▶ What this task involves:
When the material ends, stop; until then, set down every line exactly.

======== Data shown ========

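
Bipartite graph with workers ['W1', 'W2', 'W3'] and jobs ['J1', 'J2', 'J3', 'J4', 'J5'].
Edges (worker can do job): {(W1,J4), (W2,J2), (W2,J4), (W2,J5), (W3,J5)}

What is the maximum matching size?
Maximum matching size = 3

Maximum matching: {(W1,J4), (W2,J2), (W3,J5)}
Size: 3

This assigns 3 workers to 3 distinct jobs.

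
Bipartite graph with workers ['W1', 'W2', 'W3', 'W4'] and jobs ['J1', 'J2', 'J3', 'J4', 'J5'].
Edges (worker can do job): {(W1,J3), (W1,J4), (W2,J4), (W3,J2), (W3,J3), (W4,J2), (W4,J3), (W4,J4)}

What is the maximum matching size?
Maximum matching size = 3

Maximum matching: {(W1,J4), (W3,J2), (W4,J3)}
Size: 3

This assigns 3 workers to 3 distinct jobs.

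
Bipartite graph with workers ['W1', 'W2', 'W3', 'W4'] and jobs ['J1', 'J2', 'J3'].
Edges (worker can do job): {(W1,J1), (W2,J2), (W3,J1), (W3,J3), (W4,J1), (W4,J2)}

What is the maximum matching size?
Maximum matching size = 3

Maximum matching: {(W2,J2), (W3,J3), (W4,J1)}
Size: 3

This assigns 3 workers to 3 distinct jobs.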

========

▶ Written answer:
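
Bipartite graph with workers ['W1', 'W2', 'W3'] and jobs ['J1', 'J2', 'J3', 'J4', 'J5'].
Edges (worker can do job): {(W1,J4), (W2,J2), (W2,J4), (W2,J5), (W3,J5)}

What is the maximum matching size?
Maximum matching size = 3

Maximum matching: {(W1,J4), (W2,J2), (W3,J5)}
Size: 3

This assigns 3 workers to 3 distinct jobs.

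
Bipartite graph with workers ['W1', 'W2', 'W3', 'W4'] and jobs ['J1', 'J2', 'J3', 'J4', 'J5'].
Edges (worker can do job): {(W1,J3), (W1,J4), (W2,J4), (W3,J2), (W3,J3), (W4,J2), (W4,J3), (W4,J4)}

What is the maximum matching size?
Maximum matching size = 3

Maximum matching: {(W1,J4), (W3,J2), (W4,J3)}
Size: 3

This assigns 3 workers to 3 distinct jobs.

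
Bipartite graph with workers ['W1', 'W2', 'W3', 'W4'] and jobs ['J1', 'J2', 'J3'].
Edges (worker can do job): {(W1,J1), (W2,J2), (W3,J1), (W3,J3), (W4,J1), (W4,J2)}

What is the maximum matching size?
Maximum matching size = 3

Maximum matching: {(W2,J2), (W3,J3), (W4,J1)}
Size: 3

This assigns 3 workers to 3 distinct jobs.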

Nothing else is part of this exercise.